What you have to do:
Take from the records below each line that holds "Algorithms".

*****

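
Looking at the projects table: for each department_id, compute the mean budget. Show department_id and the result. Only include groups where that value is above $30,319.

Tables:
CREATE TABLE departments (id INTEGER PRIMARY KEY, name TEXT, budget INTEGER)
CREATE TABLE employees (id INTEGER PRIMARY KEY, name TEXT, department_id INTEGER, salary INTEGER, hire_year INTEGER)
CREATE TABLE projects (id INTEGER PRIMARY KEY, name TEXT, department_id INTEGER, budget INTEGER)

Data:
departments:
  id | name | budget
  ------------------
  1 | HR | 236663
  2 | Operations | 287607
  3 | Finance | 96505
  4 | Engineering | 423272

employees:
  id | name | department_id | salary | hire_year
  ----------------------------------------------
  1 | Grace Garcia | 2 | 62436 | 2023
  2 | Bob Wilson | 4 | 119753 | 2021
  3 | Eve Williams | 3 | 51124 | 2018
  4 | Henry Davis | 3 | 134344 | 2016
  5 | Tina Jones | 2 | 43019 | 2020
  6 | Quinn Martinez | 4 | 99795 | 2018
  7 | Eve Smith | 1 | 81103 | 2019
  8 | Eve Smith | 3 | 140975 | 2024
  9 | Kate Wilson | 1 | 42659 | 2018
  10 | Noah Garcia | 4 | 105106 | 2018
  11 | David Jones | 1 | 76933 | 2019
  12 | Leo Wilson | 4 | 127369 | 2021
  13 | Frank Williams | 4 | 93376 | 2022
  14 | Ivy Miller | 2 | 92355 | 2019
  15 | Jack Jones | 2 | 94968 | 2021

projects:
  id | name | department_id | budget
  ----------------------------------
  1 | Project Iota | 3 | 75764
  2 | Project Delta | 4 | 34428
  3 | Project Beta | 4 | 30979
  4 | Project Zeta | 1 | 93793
SELECT department_id, AVG(budget) AS avg_budget FROM projects GROUP BY department_id HAVING AVG(budget) > 30319

Execution result:
department_id | avg_budget
1 | 93793.00
3 | 75764.00
4 | 32703.50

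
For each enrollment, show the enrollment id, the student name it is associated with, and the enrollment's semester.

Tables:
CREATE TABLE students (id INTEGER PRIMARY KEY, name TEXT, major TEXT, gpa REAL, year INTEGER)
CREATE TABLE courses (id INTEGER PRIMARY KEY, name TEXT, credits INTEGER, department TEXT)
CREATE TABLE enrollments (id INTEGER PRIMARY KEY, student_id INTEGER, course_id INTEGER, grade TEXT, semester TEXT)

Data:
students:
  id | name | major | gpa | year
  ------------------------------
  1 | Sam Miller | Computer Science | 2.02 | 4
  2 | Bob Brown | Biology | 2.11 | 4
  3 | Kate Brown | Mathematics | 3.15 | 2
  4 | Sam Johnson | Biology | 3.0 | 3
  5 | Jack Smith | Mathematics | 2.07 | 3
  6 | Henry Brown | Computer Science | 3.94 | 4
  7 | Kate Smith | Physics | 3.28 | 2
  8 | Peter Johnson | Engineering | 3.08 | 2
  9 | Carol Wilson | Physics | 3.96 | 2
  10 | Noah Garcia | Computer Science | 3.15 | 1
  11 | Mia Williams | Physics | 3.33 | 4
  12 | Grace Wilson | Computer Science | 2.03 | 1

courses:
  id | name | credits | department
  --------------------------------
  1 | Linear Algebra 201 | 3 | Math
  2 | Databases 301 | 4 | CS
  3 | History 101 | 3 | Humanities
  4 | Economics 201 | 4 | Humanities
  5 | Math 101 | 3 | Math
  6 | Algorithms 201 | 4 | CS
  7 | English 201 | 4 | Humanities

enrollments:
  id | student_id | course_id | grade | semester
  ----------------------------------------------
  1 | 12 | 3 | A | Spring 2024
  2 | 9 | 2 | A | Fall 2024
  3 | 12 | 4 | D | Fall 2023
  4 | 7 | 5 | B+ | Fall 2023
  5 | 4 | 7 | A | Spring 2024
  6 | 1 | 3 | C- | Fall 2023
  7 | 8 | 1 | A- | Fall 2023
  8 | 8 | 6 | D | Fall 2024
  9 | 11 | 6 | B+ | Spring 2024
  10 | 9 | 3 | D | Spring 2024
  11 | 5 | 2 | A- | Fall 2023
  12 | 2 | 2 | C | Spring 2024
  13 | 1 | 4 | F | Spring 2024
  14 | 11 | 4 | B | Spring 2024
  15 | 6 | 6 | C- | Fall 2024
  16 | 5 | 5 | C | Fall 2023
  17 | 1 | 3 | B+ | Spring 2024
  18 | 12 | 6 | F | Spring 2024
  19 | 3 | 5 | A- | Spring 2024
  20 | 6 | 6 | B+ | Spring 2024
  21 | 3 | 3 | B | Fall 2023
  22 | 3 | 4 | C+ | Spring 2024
SELECT c.id, p.name AS student, c.semester FROM enrollments c JOIN students p ON c.student_id = p.id

Execution result:
id | student | semester
1 | Grace Wilson | Spring 2024
2 | Carol Wilson | Fall 2024
3 | Grace Wilson | Fall 2023
4 | Kate Smith | Fall 2023
5 | Sam Johnson | Spring 2024
6 | Sam Miller | Fall 2023
7 | Peter Johnson | Fall 2023
8 | Peter Johnson | Fall 2024
9 | Mia Williams | Spring 2024
10 | Carol Wilson | Spring 2024
11 | Jack Smith | Fall 2023
12 | Bob Brown | Spring 2024
13 | Sam Miller | Spring 2024
14 | Mia Williams | Spring 2024
15 | Henry Brown | Fall 2024
16 | Jack Smith | Fall 2023
17 | Sam Miller | Spring 2024
18 | Grace Wilson | Spring 2024
19 | Kate Brown | Spring 2024
20 | Henry Brown | Spring 2024
21 | Kate Brown | Fall 2023
22 | Kate Brown | Spring 2024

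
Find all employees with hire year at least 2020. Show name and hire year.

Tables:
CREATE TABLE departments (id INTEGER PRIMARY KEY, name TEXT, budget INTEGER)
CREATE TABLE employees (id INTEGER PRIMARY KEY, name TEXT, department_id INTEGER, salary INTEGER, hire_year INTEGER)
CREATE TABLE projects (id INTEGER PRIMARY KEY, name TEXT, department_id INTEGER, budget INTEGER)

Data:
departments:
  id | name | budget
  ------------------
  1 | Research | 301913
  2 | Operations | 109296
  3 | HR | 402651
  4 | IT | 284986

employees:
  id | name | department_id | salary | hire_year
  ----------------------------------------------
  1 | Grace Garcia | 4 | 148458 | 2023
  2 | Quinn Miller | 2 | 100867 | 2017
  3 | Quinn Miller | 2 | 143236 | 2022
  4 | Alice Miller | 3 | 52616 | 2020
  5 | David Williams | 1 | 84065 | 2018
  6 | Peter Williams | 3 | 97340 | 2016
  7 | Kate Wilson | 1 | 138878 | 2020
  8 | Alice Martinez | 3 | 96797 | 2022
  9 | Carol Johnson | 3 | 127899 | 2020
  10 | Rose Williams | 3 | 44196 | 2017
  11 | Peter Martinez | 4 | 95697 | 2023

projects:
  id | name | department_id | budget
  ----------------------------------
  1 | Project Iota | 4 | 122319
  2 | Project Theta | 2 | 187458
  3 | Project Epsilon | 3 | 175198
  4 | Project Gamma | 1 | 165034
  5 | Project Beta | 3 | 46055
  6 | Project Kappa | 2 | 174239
SELECT name, hire_year FROM employees WHERE hire_year >= 2020

Execution result:
name | hire_year
Grace Garcia | 2023
Quinn Miller | 2022
Alice Miller | 2020
Kate Wilson | 2020
Alice Martinez | 2022
Carol Johnson | 2020
Peter Martinez | 2023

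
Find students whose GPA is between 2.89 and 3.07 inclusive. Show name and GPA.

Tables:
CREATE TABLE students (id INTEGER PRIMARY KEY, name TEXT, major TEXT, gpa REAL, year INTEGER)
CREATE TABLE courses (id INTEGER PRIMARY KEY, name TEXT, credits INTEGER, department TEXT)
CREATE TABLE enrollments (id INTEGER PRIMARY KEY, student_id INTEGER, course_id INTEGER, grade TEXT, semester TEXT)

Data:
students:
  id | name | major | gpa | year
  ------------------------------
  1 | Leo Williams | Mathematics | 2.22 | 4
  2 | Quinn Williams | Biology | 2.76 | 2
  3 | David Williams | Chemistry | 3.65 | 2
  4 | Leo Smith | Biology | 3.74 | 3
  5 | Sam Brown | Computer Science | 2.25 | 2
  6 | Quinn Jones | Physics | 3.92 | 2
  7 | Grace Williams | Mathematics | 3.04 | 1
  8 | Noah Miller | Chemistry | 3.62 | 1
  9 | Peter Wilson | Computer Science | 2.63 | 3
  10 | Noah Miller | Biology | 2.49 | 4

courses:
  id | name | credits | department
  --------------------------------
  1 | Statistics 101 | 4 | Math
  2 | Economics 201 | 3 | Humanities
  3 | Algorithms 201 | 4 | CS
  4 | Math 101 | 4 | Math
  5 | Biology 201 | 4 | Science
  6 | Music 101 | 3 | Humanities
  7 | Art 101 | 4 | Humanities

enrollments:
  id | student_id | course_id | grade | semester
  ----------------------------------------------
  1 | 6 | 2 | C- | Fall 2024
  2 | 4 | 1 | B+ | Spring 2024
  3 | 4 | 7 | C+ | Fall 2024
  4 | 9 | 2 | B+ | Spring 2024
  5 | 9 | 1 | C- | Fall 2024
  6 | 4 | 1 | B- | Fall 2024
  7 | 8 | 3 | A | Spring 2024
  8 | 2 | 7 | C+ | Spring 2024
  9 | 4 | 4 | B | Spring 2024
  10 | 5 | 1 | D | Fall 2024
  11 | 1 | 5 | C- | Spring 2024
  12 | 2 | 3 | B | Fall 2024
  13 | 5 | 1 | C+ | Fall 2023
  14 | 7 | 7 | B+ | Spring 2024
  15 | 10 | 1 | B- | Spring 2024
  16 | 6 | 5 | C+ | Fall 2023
SELECT name, gpa FROM students WHERE gpa BETWEEN 2.89 AND 3.07

Execution result:
name | gpa
Grace Williams | 3.04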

*****

Result of the exercise:
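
  6 | Algorithms 201 | 4 | CS
  3 | Algorithms 201 | 4 | CS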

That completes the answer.